- _Stored data entries_

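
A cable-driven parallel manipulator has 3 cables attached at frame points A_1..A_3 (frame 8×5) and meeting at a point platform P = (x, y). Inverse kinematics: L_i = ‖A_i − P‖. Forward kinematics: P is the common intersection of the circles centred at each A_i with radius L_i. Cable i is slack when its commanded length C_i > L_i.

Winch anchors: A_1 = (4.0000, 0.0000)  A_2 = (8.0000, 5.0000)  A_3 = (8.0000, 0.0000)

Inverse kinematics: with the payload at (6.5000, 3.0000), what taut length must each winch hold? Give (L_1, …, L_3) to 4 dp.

L_1 = √((4.0000−6.5000)² + (0.0000−3.0000)²) = 3.9051
L_2 = √((8.0000−6.5000)² + (5.0000−3.0000)²) = 2.5000
L_3 = √((8.0000−6.5000)² + (0.0000−3.0000)²) = 3.3541

(3.9051, 2.5000, 3.3541)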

- _Work item_
Type the data out again, exactly.

- _Answer to this exercise_
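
A cable-driven parallel manipulator has 3 cables attached at frame points A_1..A_3 (frame 8×5) and meeting at a point platform P = (x, y). Inverse kinematics: L_i = ‖A_i − P‖. Forward kinematics: P is the common intersection of the circles centred at each A_i with radius L_i. Cable i is slack when its commanded length C_i > L_i.

Winch anchors: A_1 = (4.0000, 0.0000)  A_2 = (8.0000, 5.0000)  A_3 = (8.0000, 0.0000)

Inverse kinematics: with the payload at (6.5000, 3.0000), what taut length must each winch hold? Give (L_1, …, L_3) to 4 dp.

L_1 = √((4.0000−6.5000)² + (0.0000−3.0000)²) = 3.9051
L_2 = √((8.0000−6.5000)² + (5.0000−3.0000)²) = 2.5000
L_3 = √((8.0000−6.5000)² + (0.0000−3.0000)²) = 3.3541

(3.9051, 2.5000, 3.3541)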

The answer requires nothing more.